Output the records exactly, every one of them.

··· DATA SUPPLIED ···

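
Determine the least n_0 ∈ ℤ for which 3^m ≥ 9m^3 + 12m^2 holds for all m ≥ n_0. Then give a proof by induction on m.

n_0 = 8

At m = 7: 2187 < 3675, so the inequality fails and n_0 ≥ 8. We prove 3^m ≥ 9m^3 + 12m^2 for all m ≥ 8.
For the base case m = 8: 3^m = 6561 and 9m^3 + 12m^2 = 5376, so 6561 ≥ 5376.
Inductive step: assume the claim holds for m = i, so 3^i ≥ 9i^3 + 12i^2.
Then 3^(i + 1) = 3·(3^i) ≥ 3·(9i^3 + 12i^2).
Also, for i ≥ 8 we have 3·(9i^3 + 12i^2) ≥ 9(i+1)^3 + 12(i+1)^2, since 3·(9i^3 + 12i^2) − (9(i+1)^3 + 12(i+1)^2) = 18i^3 - 3i^2 - 51i - 21, which is nonnegative for all i ≥ 8.
Combining, 3^(i + 1) ≥ 9(i+1)^3 + 12(i+1)^2.
Hence, by induction on m, the claim holds for every m ≥ 8.
Hence the smallest such n_0 is 8.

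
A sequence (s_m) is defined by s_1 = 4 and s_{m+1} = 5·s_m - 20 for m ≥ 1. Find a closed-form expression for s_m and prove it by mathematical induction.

Computing the first terms: s_1 = 4, s_2 = 0, s_3 = -20. This suggests s_m = -5^(m - 1) + 5.
For the base case m = 1: the formula gives 4 = 4 = s_1.
For the inductive step, assume it holds for an arbitrary r ≥ 1, so s_r = -5^(r - 1) + 5.
Then s_{r+1} = 5·s_r - 20 = 5·(-5^(r - 1) + 5) - 20 = -5^r + 5 = -5^((r+1) - 1) + 5,
which is the claimed formula at m = r+1.
This completes the induction.

s_m = -5^(m - 1) + 5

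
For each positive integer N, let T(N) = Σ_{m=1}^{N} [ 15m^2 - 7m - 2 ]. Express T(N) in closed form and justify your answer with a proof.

T(N) = N(5N^2 + 4N - 3)

We claim T(N) = N(5N^2 + 4N - 3) for all N ≥ 1.
For the base case N = 1: T(1) = 6, and the closed form gives 6. They agree.
Inductive step: assume the claim holds for N = m, so T(m) = m(5m^2 + 4m - 3).
Then T(m+1) = T(m) + (15m^2 + 23m + 6) = (m(5m^2 + 4m - 3)) + (15m^2 + 23m + 6).
Simplifying, T(m+1) = (m + 1)(5m^2 + 14m + 6) = (m+1)(5(m+1)^2 + 4(m+1) - 3),
which is the closed form with N = m+1.
Hence, by induction on N, the claim holds for every N ≥ 1.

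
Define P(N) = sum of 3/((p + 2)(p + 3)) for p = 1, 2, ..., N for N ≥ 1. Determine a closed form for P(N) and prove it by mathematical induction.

P(N) = N/(N + 3)

We claim P(N) = N/(N + 3) for all N ≥ 1.
When N = 1: P(1) = 1/4, and the closed form gives 1/4. They agree.
For the inductive step, assume it holds for an arbitrary p ≥ 1, so P(p) = p/(p + 3).
Then P(p+1) = P(p) + (3/((p + 3)(p + 4))) = (p/(p + 3)) + (3/((p + 3)(p + 4))).
Simplifying, P(p+1) = (p + 1)/(p + 4) = (p+1)/((p+1) + 3),
which is the closed form with N = p+1.
Hence, by induction on N, the claim holds for every N ≥ 1.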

···

ANSWER FOR THE TASK
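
Determine the least n_0 ∈ ℤ for which 3^m ≥ 9m^3 + 12m^2 holds for all m ≥ n_0. Then give a proof by induction on m.

n_0 = 8

At m = 7: 2187 < 3675, so the inequality fails and n_0 ≥ 8. We prove 3^m ≥ 9m^3 + 12m^2 for all m ≥ 8.
For the base case m = 8: 3^m = 6561 and 9m^3 + 12m^2 = 5376, so 6561 ≥ 5376.
Inductive step: assume the claim holds for m = i, so 3^i ≥ 9i^3 + 12i^2.
Then 3^(i + 1) = 3·(3^i) ≥ 3·(9i^3 + 12i^2).
Also, for i ≥ 8 we have 3·(9i^3 + 12i^2) ≥ 9(i+1)^3 + 12(i+1)^2, since 3·(9i^3 + 12i^2) − (9(i+1)^3 + 12(i+1)^2) = 18i^3 - 3i^2 - 51i - 21, which is nonnegative for all i ≥ 8.
Combining, 3^(i + 1) ≥ 9(i+1)^3 + 12(i+1)^2.
Hence, by induction on m, the claim holds for every m ≥ 8.
Hence the smallest such n_0 is 8.

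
A sequence (s_m) is defined by s_1 = 4 and s_{m+1} = 5·s_m - 20 for m ≥ 1. Find a closed-form expression for s_m and prove it by mathematical induction.

Computing the first terms: s_1 = 4, s_2 = 0, s_3 = -20. This suggests s_m = -5^(m - 1) + 5.
For the base case m = 1: the formula gives 4 = 4 = s_1.
For the inductive step, assume it holds for an arbitrary r ≥ 1, so s_r = -5^(r - 1) + 5.
Then s_{r+1} = 5·s_r - 20 = 5·(-5^(r - 1) + 5) - 20 = -5^r + 5 = -5^((r+1) - 1) + 5,
which is the claimed formula at m = r+1.
This completes the induction.

s_m = -5^(m - 1) + 5

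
For each positive integer N, let T(N) = Σ_{m=1}^{N} [ 15m^2 - 7m - 2 ]. Express T(N) in closed form and justify your answer with a proof.

T(N) = N(5N^2 + 4N - 3)

We claim T(N) = N(5N^2 + 4N - 3) for all N ≥ 1.
For the base case N = 1: T(1) = 6, and the closed form gives 6. They agree.
Inductive step: assume the claim holds for N = m, so T(m) = m(5m^2 + 4m - 3).
Then T(m+1) = T(m) + (15m^2 + 23m + 6) = (m(5m^2 + 4m - 3)) + (15m^2 + 23m + 6).
Simplifying, T(m+1) = (m + 1)(5m^2 + 14m + 6) = (m+1)(5(m+1)^2 + 4(m+1) - 3),
which is the closed form with N = m+1.
Hence, by induction on N, the claim holds for every N ≥ 1.

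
Define P(N) = sum of 3/((p + 2)(p + 3)) for p = 1, 2, ..., N for N ≥ 1. Determine a closed form for P(N) and prove it by mathematical induction.

P(N) = N/(N + 3)

We claim P(N) = N/(N + 3) for all N ≥ 1.
When N = 1: P(1) = 1/4, and the closed form gives 1/4. They agree.
For the inductive step, assume it holds for an arbitrary p ≥ 1, so P(p) = p/(p + 3).
Then P(p+1) = P(p) + (3/((p + 3)(p + 4))) = (p/(p + 3)) + (3/((p + 3)(p + 4))).
Simplifying, P(p+1) = (p + 1)/(p + 4) = (p+1)/((p+1) + 3),
which is the closed form with N = p+1.
Hence, by induction on N, the claim holds for every N ≥ 1.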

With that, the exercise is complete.